» WHAT YOU WILL DO: In the listing below, find the line holding "Find the longitudinal" and the line holding "It was received". Write out those two lines and all lines between, exactly, and nothing more.

» EXERCISE DATA:

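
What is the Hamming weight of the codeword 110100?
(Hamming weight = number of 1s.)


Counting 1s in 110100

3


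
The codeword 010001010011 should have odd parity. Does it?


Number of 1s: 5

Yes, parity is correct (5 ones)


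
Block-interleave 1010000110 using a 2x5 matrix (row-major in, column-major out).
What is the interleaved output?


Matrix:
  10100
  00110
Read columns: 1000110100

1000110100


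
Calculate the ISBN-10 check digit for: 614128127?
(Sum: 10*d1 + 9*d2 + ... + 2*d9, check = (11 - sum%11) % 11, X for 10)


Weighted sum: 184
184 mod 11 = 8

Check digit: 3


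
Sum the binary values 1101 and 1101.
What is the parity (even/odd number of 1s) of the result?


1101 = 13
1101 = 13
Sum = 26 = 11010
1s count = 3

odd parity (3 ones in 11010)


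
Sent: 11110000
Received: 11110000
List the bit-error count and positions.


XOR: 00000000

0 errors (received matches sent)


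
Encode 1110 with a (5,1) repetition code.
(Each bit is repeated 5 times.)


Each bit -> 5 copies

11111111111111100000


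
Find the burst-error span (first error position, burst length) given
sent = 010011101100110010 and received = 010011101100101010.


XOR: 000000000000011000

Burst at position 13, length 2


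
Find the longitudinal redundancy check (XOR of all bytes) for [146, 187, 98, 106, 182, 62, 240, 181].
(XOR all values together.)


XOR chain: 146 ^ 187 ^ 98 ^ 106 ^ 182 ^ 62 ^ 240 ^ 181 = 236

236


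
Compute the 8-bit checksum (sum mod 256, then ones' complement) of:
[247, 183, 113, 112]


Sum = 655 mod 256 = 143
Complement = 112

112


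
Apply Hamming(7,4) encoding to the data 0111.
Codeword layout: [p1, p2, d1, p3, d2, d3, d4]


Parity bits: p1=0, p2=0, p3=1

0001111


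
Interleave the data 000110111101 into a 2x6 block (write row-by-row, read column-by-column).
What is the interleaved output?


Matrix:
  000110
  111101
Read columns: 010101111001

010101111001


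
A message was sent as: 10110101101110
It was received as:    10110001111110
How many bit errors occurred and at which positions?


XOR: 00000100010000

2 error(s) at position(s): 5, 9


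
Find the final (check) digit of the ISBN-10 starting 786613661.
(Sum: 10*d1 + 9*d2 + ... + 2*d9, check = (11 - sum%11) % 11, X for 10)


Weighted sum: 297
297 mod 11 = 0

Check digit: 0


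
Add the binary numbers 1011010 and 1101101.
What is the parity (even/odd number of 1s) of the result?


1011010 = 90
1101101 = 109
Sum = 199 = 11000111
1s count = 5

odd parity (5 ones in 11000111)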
* * *
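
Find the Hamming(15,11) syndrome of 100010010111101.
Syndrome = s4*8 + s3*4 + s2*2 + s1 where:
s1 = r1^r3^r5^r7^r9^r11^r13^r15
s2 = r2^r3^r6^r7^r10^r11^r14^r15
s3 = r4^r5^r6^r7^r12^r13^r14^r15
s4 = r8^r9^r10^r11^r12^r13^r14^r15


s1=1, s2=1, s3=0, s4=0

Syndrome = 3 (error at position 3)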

» RESPONSE AREA:
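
Find the longitudinal redundancy check (XOR of all bytes) for [146, 187, 98, 106, 182, 62, 240, 181].
(XOR all values together.)


XOR chain: 146 ^ 187 ^ 98 ^ 106 ^ 182 ^ 62 ^ 240 ^ 181 = 236

236


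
Compute the 8-bit checksum (sum mod 256, then ones' complement) of:
[247, 183, 113, 112]


Sum = 655 mod 256 = 143
Complement = 112

112


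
Apply Hamming(7,4) encoding to the data 0111.
Codeword layout: [p1, p2, d1, p3, d2, d3, d4]


Parity bits: p1=0, p2=0, p3=1

0001111


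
Interleave the data 000110111101 into a 2x6 block (write row-by-row, read column-by-column).
What is the interleaved output?


Matrix:
  000110
  111101
Read columns: 010101111001

010101111001


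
A message was sent as: 10110101101110
It was received as:    10110001111110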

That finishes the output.